**Exercise instructions:**
Begin at the line below that has "What is L(13, (1*6)*(-3))*(-30)" and stop after the line that has "Answer: 2010780774". Please restate only those lines, word for word.

**Entries provided:**
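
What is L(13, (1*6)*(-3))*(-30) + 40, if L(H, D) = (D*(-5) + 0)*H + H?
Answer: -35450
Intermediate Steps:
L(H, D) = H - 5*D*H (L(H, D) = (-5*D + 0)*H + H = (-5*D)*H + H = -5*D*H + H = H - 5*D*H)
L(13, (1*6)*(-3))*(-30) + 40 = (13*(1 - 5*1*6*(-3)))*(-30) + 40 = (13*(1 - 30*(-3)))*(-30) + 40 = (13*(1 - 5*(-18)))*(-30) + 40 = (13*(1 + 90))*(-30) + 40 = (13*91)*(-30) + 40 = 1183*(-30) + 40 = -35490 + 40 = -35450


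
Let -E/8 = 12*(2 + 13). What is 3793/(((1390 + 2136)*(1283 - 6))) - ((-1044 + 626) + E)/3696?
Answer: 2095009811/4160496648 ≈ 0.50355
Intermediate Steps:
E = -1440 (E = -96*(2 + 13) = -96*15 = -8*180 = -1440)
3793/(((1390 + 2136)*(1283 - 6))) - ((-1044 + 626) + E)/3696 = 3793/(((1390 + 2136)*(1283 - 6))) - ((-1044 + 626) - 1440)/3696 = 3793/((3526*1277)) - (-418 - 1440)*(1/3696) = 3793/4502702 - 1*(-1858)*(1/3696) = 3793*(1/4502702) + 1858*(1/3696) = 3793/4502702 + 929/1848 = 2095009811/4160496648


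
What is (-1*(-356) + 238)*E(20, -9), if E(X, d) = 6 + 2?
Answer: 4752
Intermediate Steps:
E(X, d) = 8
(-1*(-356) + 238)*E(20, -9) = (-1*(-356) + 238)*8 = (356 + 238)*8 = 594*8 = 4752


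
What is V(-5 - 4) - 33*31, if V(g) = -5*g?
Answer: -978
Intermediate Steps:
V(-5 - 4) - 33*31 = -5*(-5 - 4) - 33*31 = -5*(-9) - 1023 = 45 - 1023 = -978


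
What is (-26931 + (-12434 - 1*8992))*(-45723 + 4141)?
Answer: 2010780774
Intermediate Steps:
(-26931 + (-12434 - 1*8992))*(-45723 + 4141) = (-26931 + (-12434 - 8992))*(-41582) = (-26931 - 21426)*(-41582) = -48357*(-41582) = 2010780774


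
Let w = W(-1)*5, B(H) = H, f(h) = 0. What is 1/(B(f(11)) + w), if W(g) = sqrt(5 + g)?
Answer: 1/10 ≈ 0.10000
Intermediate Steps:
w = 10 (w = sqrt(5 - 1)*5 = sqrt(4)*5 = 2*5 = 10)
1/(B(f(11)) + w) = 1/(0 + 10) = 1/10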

--

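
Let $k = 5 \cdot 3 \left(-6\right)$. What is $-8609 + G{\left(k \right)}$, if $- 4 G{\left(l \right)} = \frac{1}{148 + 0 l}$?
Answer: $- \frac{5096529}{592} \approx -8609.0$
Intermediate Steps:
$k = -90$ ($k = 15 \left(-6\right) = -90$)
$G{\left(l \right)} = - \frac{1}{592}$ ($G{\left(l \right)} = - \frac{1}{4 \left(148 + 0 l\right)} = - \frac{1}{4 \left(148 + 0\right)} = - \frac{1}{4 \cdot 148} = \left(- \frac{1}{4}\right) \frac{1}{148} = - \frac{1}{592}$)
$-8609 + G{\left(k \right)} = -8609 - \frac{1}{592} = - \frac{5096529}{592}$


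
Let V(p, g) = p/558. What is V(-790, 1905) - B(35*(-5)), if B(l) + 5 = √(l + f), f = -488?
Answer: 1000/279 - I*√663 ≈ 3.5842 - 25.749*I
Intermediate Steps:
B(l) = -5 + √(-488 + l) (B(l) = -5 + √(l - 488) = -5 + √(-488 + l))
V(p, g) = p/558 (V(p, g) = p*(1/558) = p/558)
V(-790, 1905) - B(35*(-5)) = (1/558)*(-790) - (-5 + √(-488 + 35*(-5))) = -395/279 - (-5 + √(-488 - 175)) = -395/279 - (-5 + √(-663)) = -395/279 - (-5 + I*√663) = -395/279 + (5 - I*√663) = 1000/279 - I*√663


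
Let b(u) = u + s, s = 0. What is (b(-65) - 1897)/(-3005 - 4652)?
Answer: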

---

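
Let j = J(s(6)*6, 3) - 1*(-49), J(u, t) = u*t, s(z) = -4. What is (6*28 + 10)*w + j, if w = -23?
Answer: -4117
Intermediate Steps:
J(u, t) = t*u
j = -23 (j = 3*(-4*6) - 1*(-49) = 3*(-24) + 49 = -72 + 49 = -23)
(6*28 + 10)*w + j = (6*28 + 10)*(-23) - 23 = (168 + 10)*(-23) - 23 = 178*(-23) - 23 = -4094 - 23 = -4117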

**Result:**
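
What is L(13, (1*6)*(-3))*(-30) + 40, if L(H, D) = (D*(-5) + 0)*H + H?
Answer: -35450
Intermediate Steps:
L(H, D) = H - 5*D*H (L(H, D) = (-5*D + 0)*H + H = (-5*D)*H + H = -5*D*H + H = H - 5*D*H)
L(13, (1*6)*(-3))*(-30) + 40 = (13*(1 - 5*1*6*(-3)))*(-30) + 40 = (13*(1 - 30*(-3)))*(-30) + 40 = (13*(1 - 5*(-18)))*(-30) + 40 = (13*(1 + 90))*(-30) + 40 = (13*91)*(-30) + 40 = 1183*(-30) + 40 = -35490 + 40 = -35450


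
Let -E/8 = 12*(2 + 13). What is 3793/(((1390 + 2136)*(1283 - 6))) - ((-1044 + 626) + E)/3696?
Answer: 2095009811/4160496648 ≈ 0.50355
Intermediate Steps:
E = -1440 (E = -96*(2 + 13) = -96*15 = -8*180 = -1440)
3793/(((1390 + 2136)*(1283 - 6))) - ((-1044 + 626) + E)/3696 = 3793/(((1390 + 2136)*(1283 - 6))) - ((-1044 + 626) - 1440)/3696 = 3793/((3526*1277)) - (-418 - 1440)*(1/3696) = 3793/4502702 - 1*(-1858)*(1/3696) = 3793*(1/4502702) + 1858*(1/3696) = 3793/4502702 + 929/1848 = 2095009811/4160496648


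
What is (-1*(-356) + 238)*E(20, -9), if E(X, d) = 6 + 2?
Answer: 4752
Intermediate Steps:
E(X, d) = 8
(-1*(-356) + 238)*E(20, -9) = (-1*(-356) + 238)*8 = (356 + 238)*8 = 594*8 = 4752


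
What is V(-5 - 4) - 33*31, if V(g) = -5*g?
Answer: -978
Intermediate Steps:
V(-5 - 4) - 33*31 = -5*(-5 - 4) - 33*31 = -5*(-9) - 1023 = 45 - 1023 = -978


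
What is (-26931 + (-12434 - 1*8992))*(-45723 + 4141)?
Answer: 2010780774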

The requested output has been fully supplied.